How to complete this task =
Entries follow. Give back exactly the lines starting at the one containing "A health psychologist" and ending at the one containing "A sports analyst", and no other lines.

Extracted material =
────────────────────────────────────────

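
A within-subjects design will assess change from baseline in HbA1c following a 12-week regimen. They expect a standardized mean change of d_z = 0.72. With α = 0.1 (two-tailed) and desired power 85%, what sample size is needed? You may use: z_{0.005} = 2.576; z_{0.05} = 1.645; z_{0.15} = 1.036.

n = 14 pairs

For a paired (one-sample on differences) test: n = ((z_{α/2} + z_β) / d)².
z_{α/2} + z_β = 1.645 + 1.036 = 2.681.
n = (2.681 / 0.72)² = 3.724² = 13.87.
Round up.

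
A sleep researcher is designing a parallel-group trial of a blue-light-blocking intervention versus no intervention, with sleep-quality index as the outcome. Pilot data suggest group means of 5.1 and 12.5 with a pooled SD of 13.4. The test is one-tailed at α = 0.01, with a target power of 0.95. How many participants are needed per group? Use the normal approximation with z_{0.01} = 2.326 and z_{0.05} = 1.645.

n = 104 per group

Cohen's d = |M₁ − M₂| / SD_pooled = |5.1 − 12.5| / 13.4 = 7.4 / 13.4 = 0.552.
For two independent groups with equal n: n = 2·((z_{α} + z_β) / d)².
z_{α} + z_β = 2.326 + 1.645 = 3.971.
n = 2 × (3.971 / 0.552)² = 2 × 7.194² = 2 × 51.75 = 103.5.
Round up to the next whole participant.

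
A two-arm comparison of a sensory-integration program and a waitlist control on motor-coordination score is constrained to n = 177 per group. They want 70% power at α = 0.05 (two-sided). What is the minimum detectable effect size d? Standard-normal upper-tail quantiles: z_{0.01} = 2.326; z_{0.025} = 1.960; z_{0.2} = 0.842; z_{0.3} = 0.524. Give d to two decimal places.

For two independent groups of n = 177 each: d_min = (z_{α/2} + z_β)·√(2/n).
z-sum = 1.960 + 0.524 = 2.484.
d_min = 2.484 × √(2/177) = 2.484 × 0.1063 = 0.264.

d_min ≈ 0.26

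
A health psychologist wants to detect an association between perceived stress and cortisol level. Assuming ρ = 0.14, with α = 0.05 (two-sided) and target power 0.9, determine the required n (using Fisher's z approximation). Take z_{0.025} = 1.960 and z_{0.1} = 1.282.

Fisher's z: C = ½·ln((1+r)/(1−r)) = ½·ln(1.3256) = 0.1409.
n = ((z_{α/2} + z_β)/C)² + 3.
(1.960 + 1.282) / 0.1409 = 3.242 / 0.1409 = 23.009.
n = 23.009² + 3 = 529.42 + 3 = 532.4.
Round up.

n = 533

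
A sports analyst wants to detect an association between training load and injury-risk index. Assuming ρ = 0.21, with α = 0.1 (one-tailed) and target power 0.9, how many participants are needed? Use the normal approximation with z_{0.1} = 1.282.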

────────────────────────────────────────

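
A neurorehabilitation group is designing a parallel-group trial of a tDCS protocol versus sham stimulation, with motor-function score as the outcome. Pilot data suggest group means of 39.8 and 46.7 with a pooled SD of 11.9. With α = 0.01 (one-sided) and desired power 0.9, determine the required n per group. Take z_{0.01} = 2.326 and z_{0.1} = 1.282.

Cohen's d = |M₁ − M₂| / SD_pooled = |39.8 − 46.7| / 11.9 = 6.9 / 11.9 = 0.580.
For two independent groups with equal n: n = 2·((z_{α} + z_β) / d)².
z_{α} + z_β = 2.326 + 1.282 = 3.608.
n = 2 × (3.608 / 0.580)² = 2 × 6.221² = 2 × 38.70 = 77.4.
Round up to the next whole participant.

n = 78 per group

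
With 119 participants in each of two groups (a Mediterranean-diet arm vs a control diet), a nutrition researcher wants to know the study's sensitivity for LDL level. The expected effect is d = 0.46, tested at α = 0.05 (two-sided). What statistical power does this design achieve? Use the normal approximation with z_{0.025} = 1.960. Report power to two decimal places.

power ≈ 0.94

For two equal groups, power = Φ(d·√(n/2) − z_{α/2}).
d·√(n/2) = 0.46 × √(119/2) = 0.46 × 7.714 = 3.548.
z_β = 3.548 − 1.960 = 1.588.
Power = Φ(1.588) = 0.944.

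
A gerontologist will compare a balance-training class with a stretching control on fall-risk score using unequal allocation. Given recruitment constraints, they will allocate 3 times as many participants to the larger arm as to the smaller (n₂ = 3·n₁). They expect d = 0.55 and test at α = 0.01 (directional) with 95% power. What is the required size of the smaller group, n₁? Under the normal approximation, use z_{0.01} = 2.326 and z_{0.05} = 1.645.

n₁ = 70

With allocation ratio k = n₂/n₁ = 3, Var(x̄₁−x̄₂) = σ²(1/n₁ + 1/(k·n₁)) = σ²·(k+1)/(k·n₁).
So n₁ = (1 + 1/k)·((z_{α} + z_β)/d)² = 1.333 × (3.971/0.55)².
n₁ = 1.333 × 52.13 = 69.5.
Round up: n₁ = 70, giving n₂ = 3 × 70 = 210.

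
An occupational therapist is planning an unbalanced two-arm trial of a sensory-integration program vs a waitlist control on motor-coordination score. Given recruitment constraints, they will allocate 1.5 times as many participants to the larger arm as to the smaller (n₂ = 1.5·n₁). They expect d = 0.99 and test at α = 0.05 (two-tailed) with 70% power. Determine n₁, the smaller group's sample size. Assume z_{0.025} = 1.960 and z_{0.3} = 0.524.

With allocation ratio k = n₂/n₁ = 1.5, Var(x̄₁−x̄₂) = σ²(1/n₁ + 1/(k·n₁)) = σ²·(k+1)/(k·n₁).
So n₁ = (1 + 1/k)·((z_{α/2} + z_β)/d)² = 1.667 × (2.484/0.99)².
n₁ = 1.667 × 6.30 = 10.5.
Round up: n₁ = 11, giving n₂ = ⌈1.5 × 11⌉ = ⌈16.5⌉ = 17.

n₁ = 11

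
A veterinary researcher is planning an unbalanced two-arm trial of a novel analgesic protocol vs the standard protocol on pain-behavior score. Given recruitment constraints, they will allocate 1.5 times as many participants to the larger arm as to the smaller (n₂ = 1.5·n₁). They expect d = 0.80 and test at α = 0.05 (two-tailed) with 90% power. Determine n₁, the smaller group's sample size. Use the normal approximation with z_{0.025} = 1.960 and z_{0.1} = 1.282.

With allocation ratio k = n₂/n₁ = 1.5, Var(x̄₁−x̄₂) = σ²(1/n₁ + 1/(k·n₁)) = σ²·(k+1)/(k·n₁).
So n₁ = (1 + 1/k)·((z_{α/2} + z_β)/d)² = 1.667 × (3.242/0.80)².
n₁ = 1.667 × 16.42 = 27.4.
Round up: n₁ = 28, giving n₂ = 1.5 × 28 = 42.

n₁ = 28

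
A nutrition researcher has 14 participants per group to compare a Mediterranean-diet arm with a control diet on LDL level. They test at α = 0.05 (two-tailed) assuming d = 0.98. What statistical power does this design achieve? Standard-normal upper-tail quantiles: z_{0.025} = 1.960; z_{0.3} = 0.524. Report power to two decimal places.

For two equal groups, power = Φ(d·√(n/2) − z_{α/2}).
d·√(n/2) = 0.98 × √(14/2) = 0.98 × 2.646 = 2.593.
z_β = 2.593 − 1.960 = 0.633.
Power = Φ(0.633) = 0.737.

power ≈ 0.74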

────────────────────────────────────────

Written answer =
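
A health psychologist wants to detect an association between perceived stress and cortisol level. Assuming ρ = 0.14, with α = 0.05 (two-sided) and target power 0.9, determine the required n (using Fisher's z approximation). Take z_{0.025} = 1.960 and z_{0.1} = 1.282.

Fisher's z: C = ½·ln((1+r)/(1−r)) = ½·ln(1.3256) = 0.1409.
n = ((z_{α/2} + z_β)/C)² + 3.
(1.960 + 1.282) / 0.1409 = 3.242 / 0.1409 = 23.009.
n = 23.009² + 3 = 529.42 + 3 = 532.4.
Round up.

n = 533

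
A sports analyst wants to detect an association between training load and injury-risk index. Assuming ρ = 0.21, with α = 0.1 (one-tailed) and target power 0.9, how many participants are needed? Use the normal approximation with z_{0.1} = 1.282.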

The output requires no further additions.